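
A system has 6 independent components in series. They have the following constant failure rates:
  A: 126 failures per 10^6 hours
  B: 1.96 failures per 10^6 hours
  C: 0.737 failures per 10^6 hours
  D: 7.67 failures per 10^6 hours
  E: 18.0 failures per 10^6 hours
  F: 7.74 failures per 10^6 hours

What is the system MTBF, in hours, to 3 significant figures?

6170

Series of exponential components: λ_sys = Σ λ_i
λ_sys = 0.000126 + 0.00000196 + 0.000000737 + 0.00000767 + 0.0000180 + 0.00000774 = 1.6211e-04 /h
MTBF = 1 / λ_sys = 6170 h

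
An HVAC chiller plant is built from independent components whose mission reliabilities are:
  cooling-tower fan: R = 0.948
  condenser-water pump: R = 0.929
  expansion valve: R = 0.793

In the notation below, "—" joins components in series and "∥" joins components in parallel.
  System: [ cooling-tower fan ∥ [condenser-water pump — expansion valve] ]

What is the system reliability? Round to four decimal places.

0.9863

Series (condenser-water pump and expansion valve): 0.929000 × 0.793000 = 0.736697
Parallel (cooling-tower fan and [0.736697]): 1 − (1 − 0.948000)(1 − 0.736697) = 0.9863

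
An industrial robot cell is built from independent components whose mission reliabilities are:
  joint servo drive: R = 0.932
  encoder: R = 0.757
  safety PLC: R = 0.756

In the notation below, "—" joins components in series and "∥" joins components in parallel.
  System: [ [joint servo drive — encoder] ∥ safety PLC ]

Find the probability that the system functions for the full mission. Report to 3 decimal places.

Series (joint servo drive and encoder): 0.93200 × 0.75700 = 0.70552
Parallel ([0.70552] and safety PLC): 1 − (1 − 0.70552)(1 − 0.75600) = 0.928

0.928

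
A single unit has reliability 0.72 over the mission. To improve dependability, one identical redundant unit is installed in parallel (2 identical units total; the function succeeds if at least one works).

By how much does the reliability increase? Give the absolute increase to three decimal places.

R_before = 0.72
R_after = 1 − (1 − 0.72)^2 = 0.922
ΔR = 0.922 − 0.72 = 0.202

0.202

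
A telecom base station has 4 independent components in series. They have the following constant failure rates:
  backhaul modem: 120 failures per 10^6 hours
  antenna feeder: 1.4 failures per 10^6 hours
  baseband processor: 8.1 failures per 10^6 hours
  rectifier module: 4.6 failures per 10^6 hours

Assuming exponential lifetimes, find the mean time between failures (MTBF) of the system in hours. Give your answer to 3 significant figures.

7460

Series of exponential components: λ_sys = Σ λ_i
λ_sys = 0.00012 + 0.0000014 + 0.0000081 + 0.0000046 = 1.3410e-04 /h
MTBF = 1 / λ_sys = 7460 h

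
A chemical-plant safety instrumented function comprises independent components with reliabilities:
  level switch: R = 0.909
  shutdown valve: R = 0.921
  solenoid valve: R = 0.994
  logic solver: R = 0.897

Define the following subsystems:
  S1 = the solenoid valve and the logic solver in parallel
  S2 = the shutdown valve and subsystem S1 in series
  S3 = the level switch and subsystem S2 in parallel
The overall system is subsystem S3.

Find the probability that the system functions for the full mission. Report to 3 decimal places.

0.993

Parallel (solenoid valve and logic solver): 1 − (1 − 0.99400)(1 − 0.89700) = 0.99938
Series (shutdown valve and [0.99938]): 0.92100 × 0.99938 = 0.92043
Parallel (level switch and [0.92043]): 1 − (1 − 0.90900)(1 − 0.92043) = 0.993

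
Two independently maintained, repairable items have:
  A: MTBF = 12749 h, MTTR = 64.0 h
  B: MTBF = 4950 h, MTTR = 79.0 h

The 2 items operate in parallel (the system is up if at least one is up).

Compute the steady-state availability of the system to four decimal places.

0.9999

A(A) = MTBF/(MTBF+MTTR) = 12749/(12749+64.0) = 0.995005
A(B) = MTBF/(MTBF+MTTR) = 4950/(4950+79.0) = 0.984291
Parallel availability: 1 − (1 − 0.995005)(1 − 0.984291) = 0.9999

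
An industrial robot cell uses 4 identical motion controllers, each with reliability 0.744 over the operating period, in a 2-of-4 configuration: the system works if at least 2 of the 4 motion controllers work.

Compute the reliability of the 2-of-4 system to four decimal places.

R = Σ_{i=2}^{4} C(4,i) p^i (1−p)^{4−i} with p = 0.744
C(4,2)·0.744^2·0.256^2 = 0.217659
C(4,3)·0.744^3·0.256^1 = 0.421715
C(4,4)·0.744^4·0.256^0 = 0.306402
Sum = 0.9458

0.9458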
=====
The problem: Look through the records and count each line that holds "have". Write only the total.

Task response: 3